_What you need to do_
Give the records again, word for word.

........

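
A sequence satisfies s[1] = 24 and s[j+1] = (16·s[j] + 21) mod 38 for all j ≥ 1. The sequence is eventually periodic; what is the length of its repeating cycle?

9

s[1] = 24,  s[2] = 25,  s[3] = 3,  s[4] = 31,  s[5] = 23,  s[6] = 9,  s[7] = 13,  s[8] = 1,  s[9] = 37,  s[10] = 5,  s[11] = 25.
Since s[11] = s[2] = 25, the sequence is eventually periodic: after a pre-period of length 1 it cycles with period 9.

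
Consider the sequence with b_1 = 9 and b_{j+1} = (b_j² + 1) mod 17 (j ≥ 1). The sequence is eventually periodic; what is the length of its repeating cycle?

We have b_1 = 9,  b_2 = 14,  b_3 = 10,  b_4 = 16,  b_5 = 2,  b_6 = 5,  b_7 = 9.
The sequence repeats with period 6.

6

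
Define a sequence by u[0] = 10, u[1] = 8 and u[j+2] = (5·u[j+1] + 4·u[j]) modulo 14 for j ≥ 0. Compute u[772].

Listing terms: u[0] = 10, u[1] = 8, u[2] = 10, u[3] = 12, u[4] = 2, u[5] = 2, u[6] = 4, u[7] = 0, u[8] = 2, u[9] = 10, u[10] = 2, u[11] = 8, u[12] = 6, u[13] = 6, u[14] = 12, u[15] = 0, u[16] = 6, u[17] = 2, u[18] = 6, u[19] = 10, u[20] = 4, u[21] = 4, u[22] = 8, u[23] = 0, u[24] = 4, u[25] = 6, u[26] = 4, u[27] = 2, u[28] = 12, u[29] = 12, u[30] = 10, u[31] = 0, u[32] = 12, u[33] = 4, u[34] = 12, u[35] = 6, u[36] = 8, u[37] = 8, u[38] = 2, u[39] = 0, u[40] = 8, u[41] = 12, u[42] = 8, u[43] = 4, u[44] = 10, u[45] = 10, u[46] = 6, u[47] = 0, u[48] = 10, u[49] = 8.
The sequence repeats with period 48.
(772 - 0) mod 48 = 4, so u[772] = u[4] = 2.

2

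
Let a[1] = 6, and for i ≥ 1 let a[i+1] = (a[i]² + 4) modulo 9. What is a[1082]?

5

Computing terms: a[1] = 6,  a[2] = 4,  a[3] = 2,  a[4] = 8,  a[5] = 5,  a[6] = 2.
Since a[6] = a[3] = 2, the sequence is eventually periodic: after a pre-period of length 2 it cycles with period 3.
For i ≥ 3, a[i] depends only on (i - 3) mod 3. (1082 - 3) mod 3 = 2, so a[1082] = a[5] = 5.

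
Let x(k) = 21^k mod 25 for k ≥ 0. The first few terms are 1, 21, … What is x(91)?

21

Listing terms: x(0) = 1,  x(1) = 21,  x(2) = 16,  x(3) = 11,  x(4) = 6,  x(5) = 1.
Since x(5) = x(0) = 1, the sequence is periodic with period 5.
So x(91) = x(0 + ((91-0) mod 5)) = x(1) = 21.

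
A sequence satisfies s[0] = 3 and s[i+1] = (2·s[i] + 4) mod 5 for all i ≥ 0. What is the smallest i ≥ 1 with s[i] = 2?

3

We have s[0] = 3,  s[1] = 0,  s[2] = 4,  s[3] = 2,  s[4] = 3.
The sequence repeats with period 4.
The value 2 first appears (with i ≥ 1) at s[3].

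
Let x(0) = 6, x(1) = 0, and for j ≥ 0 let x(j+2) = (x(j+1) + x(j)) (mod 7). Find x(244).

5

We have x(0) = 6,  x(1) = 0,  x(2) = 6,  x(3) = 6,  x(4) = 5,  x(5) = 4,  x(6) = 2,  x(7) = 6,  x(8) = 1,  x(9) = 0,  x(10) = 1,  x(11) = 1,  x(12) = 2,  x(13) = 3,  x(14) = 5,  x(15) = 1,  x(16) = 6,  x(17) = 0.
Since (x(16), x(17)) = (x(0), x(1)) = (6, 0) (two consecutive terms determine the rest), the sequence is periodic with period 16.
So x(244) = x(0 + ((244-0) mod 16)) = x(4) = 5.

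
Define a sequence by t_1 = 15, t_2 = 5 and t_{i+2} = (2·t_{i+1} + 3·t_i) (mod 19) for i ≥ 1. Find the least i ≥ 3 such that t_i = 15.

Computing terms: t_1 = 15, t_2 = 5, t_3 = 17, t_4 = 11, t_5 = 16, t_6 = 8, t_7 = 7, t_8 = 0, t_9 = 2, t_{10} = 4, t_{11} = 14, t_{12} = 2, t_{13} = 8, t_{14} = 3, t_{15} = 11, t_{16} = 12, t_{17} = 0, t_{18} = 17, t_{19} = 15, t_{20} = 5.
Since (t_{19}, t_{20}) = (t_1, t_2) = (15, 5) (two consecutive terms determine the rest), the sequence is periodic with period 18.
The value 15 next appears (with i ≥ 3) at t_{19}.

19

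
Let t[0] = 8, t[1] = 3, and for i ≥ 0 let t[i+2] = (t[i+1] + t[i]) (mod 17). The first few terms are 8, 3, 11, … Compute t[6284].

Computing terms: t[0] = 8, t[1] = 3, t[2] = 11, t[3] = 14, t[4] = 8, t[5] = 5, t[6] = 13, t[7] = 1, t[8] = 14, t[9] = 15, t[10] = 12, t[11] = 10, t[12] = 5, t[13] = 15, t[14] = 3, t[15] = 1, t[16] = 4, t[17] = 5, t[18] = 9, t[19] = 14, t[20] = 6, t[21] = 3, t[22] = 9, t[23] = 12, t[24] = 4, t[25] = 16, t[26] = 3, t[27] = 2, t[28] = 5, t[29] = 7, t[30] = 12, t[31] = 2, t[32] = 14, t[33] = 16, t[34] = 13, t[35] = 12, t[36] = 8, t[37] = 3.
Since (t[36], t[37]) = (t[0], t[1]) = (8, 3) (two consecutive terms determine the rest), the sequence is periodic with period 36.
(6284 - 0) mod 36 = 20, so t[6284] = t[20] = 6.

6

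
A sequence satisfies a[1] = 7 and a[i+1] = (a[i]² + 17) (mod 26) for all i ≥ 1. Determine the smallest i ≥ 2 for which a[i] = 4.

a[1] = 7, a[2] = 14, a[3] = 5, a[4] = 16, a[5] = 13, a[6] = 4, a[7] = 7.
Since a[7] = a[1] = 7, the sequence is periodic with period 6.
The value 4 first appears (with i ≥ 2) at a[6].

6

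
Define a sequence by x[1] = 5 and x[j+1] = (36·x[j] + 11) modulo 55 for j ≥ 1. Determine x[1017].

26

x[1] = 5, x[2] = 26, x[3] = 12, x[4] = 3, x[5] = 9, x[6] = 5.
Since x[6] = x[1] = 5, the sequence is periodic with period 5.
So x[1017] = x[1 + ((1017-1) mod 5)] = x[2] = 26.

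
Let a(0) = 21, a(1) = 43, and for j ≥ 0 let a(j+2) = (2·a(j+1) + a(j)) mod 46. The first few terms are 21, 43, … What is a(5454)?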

........

_Result below_
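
A sequence satisfies s[1] = 24 and s[j+1] = (16·s[j] + 21) mod 38 for all j ≥ 1. The sequence is eventually periodic; what is the length of its repeating cycle?

9

s[1] = 24,  s[2] = 25,  s[3] = 3,  s[4] = 31,  s[5] = 23,  s[6] = 9,  s[7] = 13,  s[8] = 1,  s[9] = 37,  s[10] = 5,  s[11] = 25.
Since s[11] = s[2] = 25, the sequence is eventually periodic: after a pre-period of length 1 it cycles with period 9.

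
Consider the sequence with b_1 = 9 and b_{j+1} = (b_j² + 1) mod 17 (j ≥ 1). The sequence is eventually periodic; what is the length of its repeating cycle?

We have b_1 = 9,  b_2 = 14,  b_3 = 10,  b_4 = 16,  b_5 = 2,  b_6 = 5,  b_7 = 9.
The sequence repeats with period 6.

6

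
Define a sequence by u[0] = 10, u[1] = 8 and u[j+2] = (5·u[j+1] + 4·u[j]) modulo 14 for j ≥ 0. Compute u[772].

Listing terms: u[0] = 10, u[1] = 8, u[2] = 10, u[3] = 12, u[4] = 2, u[5] = 2, u[6] = 4, u[7] = 0, u[8] = 2, u[9] = 10, u[10] = 2, u[11] = 8, u[12] = 6, u[13] = 6, u[14] = 12, u[15] = 0, u[16] = 6, u[17] = 2, u[18] = 6, u[19] = 10, u[20] = 4, u[21] = 4, u[22] = 8, u[23] = 0, u[24] = 4, u[25] = 6, u[26] = 4, u[27] = 2, u[28] = 12, u[29] = 12, u[30] = 10, u[31] = 0, u[32] = 12, u[33] = 4, u[34] = 12, u[35] = 6, u[36] = 8, u[37] = 8, u[38] = 2, u[39] = 0, u[40] = 8, u[41] = 12, u[42] = 8, u[43] = 4, u[44] = 10, u[45] = 10, u[46] = 6, u[47] = 0, u[48] = 10, u[49] = 8.
The sequence repeats with period 48.
(772 - 0) mod 48 = 4, so u[772] = u[4] = 2.

2

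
Let a[1] = 6, and for i ≥ 1 let a[i+1] = (a[i]² + 4) modulo 9. What is a[1082]?

5

Computing terms: a[1] = 6,  a[2] = 4,  a[3] = 2,  a[4] = 8,  a[5] = 5,  a[6] = 2.
Since a[6] = a[3] = 2, the sequence is eventually periodic: after a pre-period of length 2 it cycles with period 3.
For i ≥ 3, a[i] depends only on (i - 3) mod 3. (1082 - 3) mod 3 = 2, so a[1082] = a[5] = 5.

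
Let x(k) = 21^k mod 25 for k ≥ 0. The first few terms are 1, 21, … What is x(91)?

21

Listing terms: x(0) = 1,  x(1) = 21,  x(2) = 16,  x(3) = 11,  x(4) = 6,  x(5) = 1.
Since x(5) = x(0) = 1, the sequence is periodic with period 5.
So x(91) = x(0 + ((91-0) mod 5)) = x(1) = 21.

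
A sequence satisfies s[0] = 3 and s[i+1] = (2·s[i] + 4) mod 5 for all i ≥ 0. What is the smallest i ≥ 1 with s[i] = 2?

3

We have s[0] = 3,  s[1] = 0,  s[2] = 4,  s[3] = 2,  s[4] = 3.
The sequence repeats with period 4.
The value 2 first appears (with i ≥ 1) at s[3].

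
Let x(0) = 6, x(1) = 0, and for j ≥ 0 let x(j+2) = (x(j+1) + x(j)) (mod 7). Find x(244).

5

We have x(0) = 6,  x(1) = 0,  x(2) = 6,  x(3) = 6,  x(4) = 5,  x(5) = 4,  x(6) = 2,  x(7) = 6,  x(8) = 1,  x(9) = 0,  x(10) = 1,  x(11) = 1,  x(12) = 2,  x(13) = 3,  x(14) = 5,  x(15) = 1,  x(16) = 6,  x(17) = 0.
Since (x(16), x(17)) = (x(0), x(1)) = (6, 0) (two consecutive terms determine the rest), the sequence is periodic with period 16.
So x(244) = x(0 + ((244-0) mod 16)) = x(4) = 5.

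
Define a sequence by t_1 = 15, t_2 = 5 and t_{i+2} = (2·t_{i+1} + 3·t_i) (mod 19) for i ≥ 1. Find the least i ≥ 3 such that t_i = 15.

Computing terms: t_1 = 15, t_2 = 5, t_3 = 17, t_4 = 11, t_5 = 16, t_6 = 8, t_7 = 7, t_8 = 0, t_9 = 2, t_{10} = 4, t_{11} = 14, t_{12} = 2, t_{13} = 8, t_{14} = 3, t_{15} = 11, t_{16} = 12, t_{17} = 0, t_{18} = 17, t_{19} = 15, t_{20} = 5.
Since (t_{19}, t_{20}) = (t_1, t_2) = (15, 5) (two consecutive terms determine the rest), the sequence is periodic with period 18.
The value 15 next appears (with i ≥ 3) at t_{19}.

19

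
Let t[0] = 8, t[1] = 3, and for i ≥ 0 let t[i+2] = (t[i+1] + t[i]) (mod 17). The first few terms are 8, 3, 11, … Compute t[6284].

Computing terms: t[0] = 8, t[1] = 3, t[2] = 11, t[3] = 14, t[4] = 8, t[5] = 5, t[6] = 13, t[7] = 1, t[8] = 14, t[9] = 15, t[10] = 12, t[11] = 10, t[12] = 5, t[13] = 15, t[14] = 3, t[15] = 1, t[16] = 4, t[17] = 5, t[18] = 9, t[19] = 14, t[20] = 6, t[21] = 3, t[22] = 9, t[23] = 12, t[24] = 4, t[25] = 16, t[26] = 3, t[27] = 2, t[28] = 5, t[29] = 7, t[30] = 12, t[31] = 2, t[32] = 14, t[33] = 16, t[34] = 13, t[35] = 12, t[36] = 8, t[37] = 3.
Since (t[36], t[37]) = (t[0], t[1]) = (8, 3) (two consecutive terms determine the rest), the sequence is periodic with period 36.
(6284 - 0) mod 36 = 20, so t[6284] = t[20] = 6.

6

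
A sequence satisfies a[1] = 7 and a[i+1] = (a[i]² + 17) (mod 26) for all i ≥ 1. Determine the smallest i ≥ 2 for which a[i] = 4.

a[1] = 7, a[2] = 14, a[3] = 5, a[4] = 16, a[5] = 13, a[6] = 4, a[7] = 7.
Since a[7] = a[1] = 7, the sequence is periodic with period 6.
The value 4 first appears (with i ≥ 2) at a[6].

6

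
Define a sequence by x[1] = 5 and x[j+1] = (36·x[j] + 11) modulo 55 for j ≥ 1. Determine x[1017].

26

x[1] = 5, x[2] = 26, x[3] = 12, x[4] = 3, x[5] = 9, x[6] = 5.
Since x[6] = x[1] = 5, the sequence is periodic with period 5.
So x[1017] = x[1 + ((1017-1) mod 5)] = x[2] = 26.

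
Let a(0) = 21, a(1) = 43, and for j ≥ 0 let a(j+2) = (2·a(j+1) + a(j)) mod 46. The first few terms are 21, 43, … What is a(5454)?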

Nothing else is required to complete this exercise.